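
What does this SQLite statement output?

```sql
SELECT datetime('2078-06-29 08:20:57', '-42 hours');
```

-42 hours from 2078-06-29 08:20:57 is 2078-06-27 14:20:57 (crosses midnight).

2078-06-27 14:20:57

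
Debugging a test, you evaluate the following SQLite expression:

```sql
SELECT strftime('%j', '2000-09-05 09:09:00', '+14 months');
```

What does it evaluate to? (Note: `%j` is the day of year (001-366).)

First apply '+14 months': 2000-09-05 09:09:00 → 2001-11-05 09:09:00.
Day-of-year for 2001-11-05: days since 2001-01-01 inclusive = 309, zero-padded to 309.

309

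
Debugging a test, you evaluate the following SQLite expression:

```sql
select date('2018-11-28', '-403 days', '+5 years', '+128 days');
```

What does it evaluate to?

Applying '-403 days' to 2018-11-28: counting 403 days back gives 2017-10-21.
Adding +5 years to 2017-10-21 gives 2022-10-21.
Applying '+128 days' to 2022-10-21: counting 128 days forward gives 2023-02-26.

2023-02-26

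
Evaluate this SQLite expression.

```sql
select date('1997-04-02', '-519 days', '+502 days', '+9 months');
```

Applying '-519 days' to 1997-04-02: counting 519 days back gives 1995-10-31.
Applying '+502 days' to 1995-10-31: counting 502 days forward gives 1997-03-16.
Adding +9 months to 1997-03-16 gives 1997-12-16.

1997-12-16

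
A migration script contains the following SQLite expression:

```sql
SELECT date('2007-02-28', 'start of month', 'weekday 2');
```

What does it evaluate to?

2007-02-06

`start of month` rewinds 2007-02-28 to 2007-02-01.
`weekday 2` advances to the next Tuesday; 2007-02-01 is a Thursday, so it moves forward to 2007-02-06.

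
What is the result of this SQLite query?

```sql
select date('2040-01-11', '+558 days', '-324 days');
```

2040-09-01

Applying '+558 days' to 2040-01-11: counting 558 days forward gives 2041-07-22.
Applying '-324 days' to 2041-07-22: counting 324 days back gives 2040-09-01.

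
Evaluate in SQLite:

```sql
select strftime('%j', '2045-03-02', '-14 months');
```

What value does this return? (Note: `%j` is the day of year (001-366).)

002

First apply '-14 months': 2045-03-02 → 2044-01-02.
Day-of-year for 2044-01-02: days since 2044-01-01 inclusive = 2, zero-padded to 002.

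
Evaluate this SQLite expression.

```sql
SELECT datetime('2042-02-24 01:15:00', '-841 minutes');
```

2042-02-23 11:14:00

841 minutes = 14h 1m; -841 minutes from 2042-02-24 01:15:00 is 2042-02-23 11:14:00 (crosses midnight).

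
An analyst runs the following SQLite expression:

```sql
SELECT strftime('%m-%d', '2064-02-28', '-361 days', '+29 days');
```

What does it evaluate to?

04-02

First apply '-361 days', '+29 days': 2064-02-28 → 2063-04-02.
`%m-%d` extracts the month-day: 04-02.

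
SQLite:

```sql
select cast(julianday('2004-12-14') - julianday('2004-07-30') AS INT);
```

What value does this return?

137

1 day remains in July 2004 after the 30th (31 − 30).
August 2004: 31 days.
September 2004: 30 days.
October 2004: 31 days.
November 2004: 30 days.
Then 14 days into December 2004.
Total: 1 + 31 + 30 + 31 + 30 + 14 = 137.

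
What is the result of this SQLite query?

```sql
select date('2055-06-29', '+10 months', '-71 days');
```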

- WORK TASK -
The answer must consist of each line from the entries that contains the string "following".

- RESPONSE -
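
Debugging a test, you evaluate the following SQLite expression:
Debugging a test, you evaluate the following SQLite expression:
A migration script contains the following SQLite expression:
An analyst runs the following SQLite expression: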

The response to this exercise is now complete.